Collected data
╔══

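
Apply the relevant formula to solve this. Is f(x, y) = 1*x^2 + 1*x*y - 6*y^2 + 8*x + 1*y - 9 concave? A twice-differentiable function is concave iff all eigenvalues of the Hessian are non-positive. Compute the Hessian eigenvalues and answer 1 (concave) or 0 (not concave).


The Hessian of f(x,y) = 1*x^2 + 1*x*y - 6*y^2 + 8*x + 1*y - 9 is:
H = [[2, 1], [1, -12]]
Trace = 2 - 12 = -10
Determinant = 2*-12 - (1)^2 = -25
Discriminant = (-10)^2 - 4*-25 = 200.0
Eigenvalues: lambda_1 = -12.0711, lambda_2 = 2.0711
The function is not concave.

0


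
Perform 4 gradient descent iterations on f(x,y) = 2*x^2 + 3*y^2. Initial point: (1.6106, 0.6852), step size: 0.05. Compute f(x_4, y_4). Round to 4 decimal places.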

╚══
╔══

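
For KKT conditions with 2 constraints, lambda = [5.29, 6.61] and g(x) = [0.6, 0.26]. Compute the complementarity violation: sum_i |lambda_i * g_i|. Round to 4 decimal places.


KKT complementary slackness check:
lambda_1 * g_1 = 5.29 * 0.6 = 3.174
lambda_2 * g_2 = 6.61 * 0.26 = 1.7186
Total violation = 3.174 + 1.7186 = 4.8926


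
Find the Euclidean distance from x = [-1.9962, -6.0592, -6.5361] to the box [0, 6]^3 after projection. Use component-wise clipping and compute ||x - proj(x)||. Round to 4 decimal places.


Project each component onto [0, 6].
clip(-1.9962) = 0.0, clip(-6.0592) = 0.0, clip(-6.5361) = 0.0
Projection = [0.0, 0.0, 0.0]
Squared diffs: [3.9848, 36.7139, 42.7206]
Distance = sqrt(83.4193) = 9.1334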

╚══

WHAT THE TASK ASKS: Begin at the line that has "Apply the relevant" in the entries above; stop after the line that has "Perform 4 gradient". Transcribe exactly those lines and no others.

OUTPUT OF THE TASK:
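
Apply the relevant formula to solve this. Is f(x, y) = 1*x^2 + 1*x*y - 6*y^2 + 8*x + 1*y - 9 concave? A twice-differentiable function is concave iff all eigenvalues of the Hessian are non-positive. Compute the Hessian eigenvalues and answer 1 (concave) or 0 (not concave).


The Hessian of f(x,y) = 1*x^2 + 1*x*y - 6*y^2 + 8*x + 1*y - 9 is:
H = [[2, 1], [1, -12]]
Trace = 2 - 12 = -10
Determinant = 2*-12 - (1)^2 = -25
Discriminant = (-10)^2 - 4*-25 = 200.0
Eigenvalues: lambda_1 = -12.0711, lambda_2 = 2.0711
The function is not concave.

0


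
Perform 4 gradient descent iterations on f(x,y) = 2*x^2 + 3*y^2. Initial point: (1.6106, 0.6852), step size: 0.05. Compute f(x_4, y_4). Round to 4 decimal places.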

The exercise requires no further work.